_To do_
All that is wanted is a word-for-word retyping of the lines from the one containing "Grid: 10×9 cells." through the end of the material below.

_Material supplied_
==================================================
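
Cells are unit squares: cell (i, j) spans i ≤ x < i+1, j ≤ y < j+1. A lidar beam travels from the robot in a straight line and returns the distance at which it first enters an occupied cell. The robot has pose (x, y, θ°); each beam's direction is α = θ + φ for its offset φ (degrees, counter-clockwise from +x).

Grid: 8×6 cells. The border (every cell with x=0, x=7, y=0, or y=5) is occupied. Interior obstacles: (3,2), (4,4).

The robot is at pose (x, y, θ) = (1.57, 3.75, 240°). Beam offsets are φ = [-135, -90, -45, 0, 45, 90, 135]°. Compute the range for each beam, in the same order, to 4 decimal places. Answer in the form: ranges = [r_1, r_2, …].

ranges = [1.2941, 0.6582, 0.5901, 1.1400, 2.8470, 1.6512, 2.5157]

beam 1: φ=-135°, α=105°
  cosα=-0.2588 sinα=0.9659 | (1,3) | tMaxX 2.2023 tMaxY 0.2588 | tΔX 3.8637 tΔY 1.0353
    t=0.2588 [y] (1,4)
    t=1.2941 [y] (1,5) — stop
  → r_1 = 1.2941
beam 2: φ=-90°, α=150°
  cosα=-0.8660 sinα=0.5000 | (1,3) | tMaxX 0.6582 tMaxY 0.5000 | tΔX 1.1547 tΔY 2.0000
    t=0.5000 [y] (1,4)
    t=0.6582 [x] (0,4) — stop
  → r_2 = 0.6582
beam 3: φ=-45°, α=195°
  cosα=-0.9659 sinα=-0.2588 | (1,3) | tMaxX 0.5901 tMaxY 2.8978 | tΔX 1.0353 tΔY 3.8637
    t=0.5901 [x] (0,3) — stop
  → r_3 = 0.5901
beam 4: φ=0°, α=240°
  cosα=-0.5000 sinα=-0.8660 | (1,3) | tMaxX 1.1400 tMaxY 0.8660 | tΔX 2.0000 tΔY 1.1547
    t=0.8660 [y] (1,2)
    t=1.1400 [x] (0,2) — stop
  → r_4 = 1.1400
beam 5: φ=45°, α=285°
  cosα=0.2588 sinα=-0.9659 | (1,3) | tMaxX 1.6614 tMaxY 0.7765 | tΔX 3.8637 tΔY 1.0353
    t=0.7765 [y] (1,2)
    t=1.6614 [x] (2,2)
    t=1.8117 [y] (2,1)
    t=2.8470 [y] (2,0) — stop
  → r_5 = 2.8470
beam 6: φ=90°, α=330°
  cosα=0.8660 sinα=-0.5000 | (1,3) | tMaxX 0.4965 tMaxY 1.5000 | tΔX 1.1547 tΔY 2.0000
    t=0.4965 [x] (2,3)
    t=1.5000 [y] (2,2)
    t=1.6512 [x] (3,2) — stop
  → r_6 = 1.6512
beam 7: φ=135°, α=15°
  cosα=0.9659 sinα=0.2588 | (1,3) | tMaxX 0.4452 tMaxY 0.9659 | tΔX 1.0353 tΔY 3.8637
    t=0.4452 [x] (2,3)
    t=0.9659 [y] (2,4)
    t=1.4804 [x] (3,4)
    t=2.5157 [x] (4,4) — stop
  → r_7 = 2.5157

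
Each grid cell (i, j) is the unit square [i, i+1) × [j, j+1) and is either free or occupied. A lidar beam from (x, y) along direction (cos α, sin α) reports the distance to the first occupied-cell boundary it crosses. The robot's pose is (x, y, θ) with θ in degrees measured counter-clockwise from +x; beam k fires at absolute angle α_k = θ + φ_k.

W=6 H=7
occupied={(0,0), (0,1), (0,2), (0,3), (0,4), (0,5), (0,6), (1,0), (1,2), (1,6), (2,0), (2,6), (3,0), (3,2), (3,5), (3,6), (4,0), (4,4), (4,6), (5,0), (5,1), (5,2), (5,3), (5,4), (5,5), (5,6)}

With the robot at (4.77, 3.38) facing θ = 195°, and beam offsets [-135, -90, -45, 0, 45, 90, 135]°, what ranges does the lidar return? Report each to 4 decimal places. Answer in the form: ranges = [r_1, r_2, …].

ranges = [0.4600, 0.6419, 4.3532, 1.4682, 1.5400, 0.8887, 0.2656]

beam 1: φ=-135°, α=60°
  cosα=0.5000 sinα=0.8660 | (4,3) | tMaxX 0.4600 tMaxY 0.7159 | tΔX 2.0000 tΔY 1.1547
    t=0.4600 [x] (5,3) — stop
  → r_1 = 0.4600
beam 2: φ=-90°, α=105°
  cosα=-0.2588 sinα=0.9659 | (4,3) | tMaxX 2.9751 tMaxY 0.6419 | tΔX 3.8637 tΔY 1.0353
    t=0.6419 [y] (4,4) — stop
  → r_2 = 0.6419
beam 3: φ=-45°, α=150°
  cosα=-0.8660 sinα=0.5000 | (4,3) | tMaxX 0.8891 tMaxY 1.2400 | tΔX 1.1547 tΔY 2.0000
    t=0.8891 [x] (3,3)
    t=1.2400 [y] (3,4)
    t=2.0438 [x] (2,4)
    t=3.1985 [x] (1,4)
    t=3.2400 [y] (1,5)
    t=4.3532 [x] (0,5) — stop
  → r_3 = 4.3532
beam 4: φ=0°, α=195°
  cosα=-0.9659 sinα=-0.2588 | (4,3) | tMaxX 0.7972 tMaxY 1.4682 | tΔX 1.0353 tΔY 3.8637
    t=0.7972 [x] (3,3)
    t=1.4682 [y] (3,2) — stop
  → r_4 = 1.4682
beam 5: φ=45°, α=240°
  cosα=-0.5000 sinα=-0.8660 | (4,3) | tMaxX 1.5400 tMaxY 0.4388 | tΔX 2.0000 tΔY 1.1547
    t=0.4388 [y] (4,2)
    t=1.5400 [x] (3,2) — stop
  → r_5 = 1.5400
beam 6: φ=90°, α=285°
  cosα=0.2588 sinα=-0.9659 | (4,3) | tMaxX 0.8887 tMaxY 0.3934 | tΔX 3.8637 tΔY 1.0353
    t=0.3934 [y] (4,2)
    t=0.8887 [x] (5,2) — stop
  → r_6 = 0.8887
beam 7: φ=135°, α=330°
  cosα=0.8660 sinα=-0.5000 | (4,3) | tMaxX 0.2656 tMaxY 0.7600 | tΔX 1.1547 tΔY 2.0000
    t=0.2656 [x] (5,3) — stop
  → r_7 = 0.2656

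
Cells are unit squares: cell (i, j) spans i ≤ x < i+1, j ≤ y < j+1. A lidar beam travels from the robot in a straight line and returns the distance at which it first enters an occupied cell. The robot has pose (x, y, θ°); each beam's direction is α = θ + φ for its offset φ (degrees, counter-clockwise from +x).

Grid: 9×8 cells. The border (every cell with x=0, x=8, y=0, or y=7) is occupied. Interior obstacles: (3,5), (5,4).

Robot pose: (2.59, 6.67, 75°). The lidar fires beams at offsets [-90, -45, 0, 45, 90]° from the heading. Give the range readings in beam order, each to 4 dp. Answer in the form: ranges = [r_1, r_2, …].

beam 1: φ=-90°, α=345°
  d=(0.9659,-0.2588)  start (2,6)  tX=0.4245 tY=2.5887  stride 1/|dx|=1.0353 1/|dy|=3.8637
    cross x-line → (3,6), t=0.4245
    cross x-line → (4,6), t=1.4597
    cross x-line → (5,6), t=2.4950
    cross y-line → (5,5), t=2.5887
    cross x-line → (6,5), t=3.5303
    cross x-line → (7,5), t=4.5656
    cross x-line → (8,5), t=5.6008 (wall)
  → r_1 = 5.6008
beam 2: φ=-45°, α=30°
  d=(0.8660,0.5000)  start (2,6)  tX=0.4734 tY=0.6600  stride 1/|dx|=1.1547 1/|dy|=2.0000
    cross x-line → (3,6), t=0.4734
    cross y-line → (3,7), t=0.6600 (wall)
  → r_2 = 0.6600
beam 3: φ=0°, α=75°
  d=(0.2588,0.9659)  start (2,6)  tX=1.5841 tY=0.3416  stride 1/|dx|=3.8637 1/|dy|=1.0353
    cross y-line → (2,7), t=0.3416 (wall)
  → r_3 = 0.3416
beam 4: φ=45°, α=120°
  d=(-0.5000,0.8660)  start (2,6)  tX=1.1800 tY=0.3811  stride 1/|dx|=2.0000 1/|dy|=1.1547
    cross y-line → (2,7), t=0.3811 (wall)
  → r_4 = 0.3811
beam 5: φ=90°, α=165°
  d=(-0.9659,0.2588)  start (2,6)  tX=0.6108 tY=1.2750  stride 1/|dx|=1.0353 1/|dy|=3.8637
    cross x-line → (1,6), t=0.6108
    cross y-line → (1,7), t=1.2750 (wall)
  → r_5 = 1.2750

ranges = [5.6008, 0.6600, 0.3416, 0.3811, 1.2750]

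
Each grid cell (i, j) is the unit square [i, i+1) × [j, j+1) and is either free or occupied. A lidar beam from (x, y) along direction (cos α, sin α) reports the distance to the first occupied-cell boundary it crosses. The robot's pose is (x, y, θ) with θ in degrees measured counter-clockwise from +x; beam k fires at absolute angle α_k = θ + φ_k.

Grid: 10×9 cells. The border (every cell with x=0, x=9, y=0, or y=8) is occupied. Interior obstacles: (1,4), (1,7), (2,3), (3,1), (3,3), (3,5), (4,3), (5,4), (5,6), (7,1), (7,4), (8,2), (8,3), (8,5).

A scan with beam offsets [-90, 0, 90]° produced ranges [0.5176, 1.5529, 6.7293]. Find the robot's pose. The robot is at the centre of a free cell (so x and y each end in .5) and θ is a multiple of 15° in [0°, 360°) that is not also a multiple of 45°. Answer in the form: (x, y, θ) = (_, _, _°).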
==================================================
_Answer for the task_
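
Grid: 10×9 cells. The border (every cell with x=0, x=9, y=0, or y=8) is occupied. Interior obstacles: (1,4), (1,7), (2,3), (3,1), (3,3), (3,5), (4,3), (5,4), (5,6), (7,1), (7,4), (8,2), (8,3), (8,5).

A scan with beam offsets [-90, 0, 90]° produced ranges [0.5176, 1.5529, 6.7293]. Find the robot's pose. The robot is at the centre of a free cell (so x and y each end in .5) and θ is a multiple of 15° in [0°, 360°) that is not also a multiple of 45°. Answer in the form: (x, y, θ) = (_, _, _°).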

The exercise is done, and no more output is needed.